▶ [STUDY MATERIAL]
=-=-=-=-=

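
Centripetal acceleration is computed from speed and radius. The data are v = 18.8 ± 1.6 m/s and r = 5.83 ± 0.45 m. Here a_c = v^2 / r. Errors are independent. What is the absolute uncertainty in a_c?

11.3 m/s^2

For a monomial a_c ∝ v^2, r^-1, fractional errors add in quadrature:
  (2·δv/v)² = (2×0.0851)² = 0.0290;  (-1·δr/r)² = (-1×0.0772)² = 0.00596
δa_c/a_c = √(0.0349) = 0.187
a_c = 60.6 m/s^2, so δa_c = 0.187 × 60.6 = 11.3 m/s^2.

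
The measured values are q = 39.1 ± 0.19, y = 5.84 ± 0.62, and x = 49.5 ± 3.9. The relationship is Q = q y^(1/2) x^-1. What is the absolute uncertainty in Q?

0.182

For a monomial Q ∝ q, y^(1/2), x^-1, fractional errors add in quadrature:
  (1·δq/q)² = (1×0.00486)² = 2.36e-05;  (½·δy/y)² = (0.5×0.106)² = 0.00282;  (-1·δx/x)² = (-1×0.0788)² = 0.00621
δQ/Q = √(0.00905) = 0.0951
Q = 1.91, so δQ = 0.0951 × 1.91 = 0.182.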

=-=-=-=-=

All of the data above should be reproduced exactly, with nothing missing.

▶ [THE COMPLETED TASK]
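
Centripetal acceleration is computed from speed and radius. The data are v = 18.8 ± 1.6 m/s and r = 5.83 ± 0.45 m. Here a_c = v^2 / r. Errors are independent. What is the absolute uncertainty in a_c?

11.3 m/s^2

For a monomial a_c ∝ v^2, r^-1, fractional errors add in quadrature:
  (2·δv/v)² = (2×0.0851)² = 0.0290;  (-1·δr/r)² = (-1×0.0772)² = 0.00596
δa_c/a_c = √(0.0349) = 0.187
a_c = 60.6 m/s^2, so δa_c = 0.187 × 60.6 = 11.3 m/s^2.

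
The measured values are q = 39.1 ± 0.19, y = 5.84 ± 0.62, and x = 49.5 ± 3.9. The relationship is Q = q y^(1/2) x^-1. What is the absolute uncertainty in Q?

0.182

For a monomial Q ∝ q, y^(1/2), x^-1, fractional errors add in quadrature:
  (1·δq/q)² = (1×0.00486)² = 2.36e-05;  (½·δy/y)² = (0.5×0.106)² = 0.00282;  (-1·δx/x)² = (-1×0.0788)² = 0.00621
δQ/Q = √(0.00905) = 0.0951
Q = 1.91, so δQ = 0.0951 × 1.91 = 0.182.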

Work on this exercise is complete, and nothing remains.